── Material to process ──

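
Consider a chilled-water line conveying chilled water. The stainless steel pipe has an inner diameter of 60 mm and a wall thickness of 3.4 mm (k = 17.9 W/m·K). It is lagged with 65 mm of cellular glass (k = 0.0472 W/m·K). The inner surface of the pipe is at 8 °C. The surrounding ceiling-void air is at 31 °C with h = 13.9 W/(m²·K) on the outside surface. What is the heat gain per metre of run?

Per-layer cylindrical resistances, series-summed:
R_stainless steel pipe wall = ln(33.4/30)/(2π×17.9×1) = 9.546×10^-4 K/W
R_cellular glass = ln(98.4/33.4)/(2π×0.0472×1) = 3.643 K/W
R_outer film = 1/(h_o·2πr_oL) = 1/(13.9×2π×0.0984×1) = 0.1164 K/W
R_total = 3.761 K/W
Q = ΔT/R_total = 23/3.761

q′ ≈ 6.12 W/m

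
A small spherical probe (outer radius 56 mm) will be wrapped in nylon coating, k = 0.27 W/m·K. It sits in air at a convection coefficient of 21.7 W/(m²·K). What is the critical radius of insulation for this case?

r_cr ≈ 24.9 mm

For a sphere r_cr = 2k/h = 2×0.27/21.7
r_cr = 24.9 mm; since the bare radius (56 mm) is above r_cr, any added insulation will reduce heat loss.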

───

— Your goal —
Transcribe exactly, and only, the lines that extend from the one containing "A small spherical" to the end of the records above, inclusive of both.

— Result —
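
A small spherical probe (outer radius 56 mm) will be wrapped in nylon coating, k = 0.27 W/m·K. It sits in air at a convection coefficient of 21.7 W/(m²·K). What is the critical radius of insulation for this case?

r_cr ≈ 24.9 mm

For a sphere r_cr = 2k/h = 2×0.27/21.7
r_cr = 24.9 mm; since the bare radius (56 mm) is above r_cr, any added insulation will reduce heat loss.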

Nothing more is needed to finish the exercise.